::: DATA FOR ANALYSIS :::
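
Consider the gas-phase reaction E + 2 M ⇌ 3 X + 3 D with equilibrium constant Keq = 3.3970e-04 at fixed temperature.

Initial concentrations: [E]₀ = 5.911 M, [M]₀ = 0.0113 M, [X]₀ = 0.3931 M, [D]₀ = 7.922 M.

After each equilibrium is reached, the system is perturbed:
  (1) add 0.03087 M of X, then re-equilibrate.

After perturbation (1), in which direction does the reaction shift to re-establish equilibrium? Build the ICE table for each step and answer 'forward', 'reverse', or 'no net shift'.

Q₀ = 4.0013e+04 vs Keq = 3.3970e-04 ⇒ Q>K, reverse
Step 1:
                   E          M          X          D
  init         5.911     0.0113     0.3931      7.922
  Δ           0.1287     0.2574    -0.3861    -0.3861
  eq            6.04     0.2687   0.007021      7.536
  solve Keq expr → x = -0.1287; check Q = 3.3970e-04
Then add 0.03087 M of X.
Step 2:
                   E          M          X          D
  init          6.04     0.2687    0.03789      7.536
  Δ          0.01016    0.02032   -0.03049   -0.03049
  eq            6.05      0.289   0.007405      7.505
  solve Keq expr → x = -0.01016; check Q = 3.3970e-04

Direction: reverse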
:::
▶ _EXERCISE OBJECTIVE_
Nothing but the lines from the beginning of the records through the line with "(1) add 0.03087" should appear, each printed exactly.

▶ _ANSWER BOX_
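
Consider the gas-phase reaction E + 2 M ⇌ 3 X + 3 D with equilibrium constant Keq = 3.3970e-04 at fixed temperature.

Initial concentrations: [E]₀ = 5.911 M, [M]₀ = 0.0113 M, [X]₀ = 0.3931 M, [D]₀ = 7.922 M.

After each equilibrium is reached, the system is perturbed:
  (1) add 0.03087 M of X, then re-equilibrate.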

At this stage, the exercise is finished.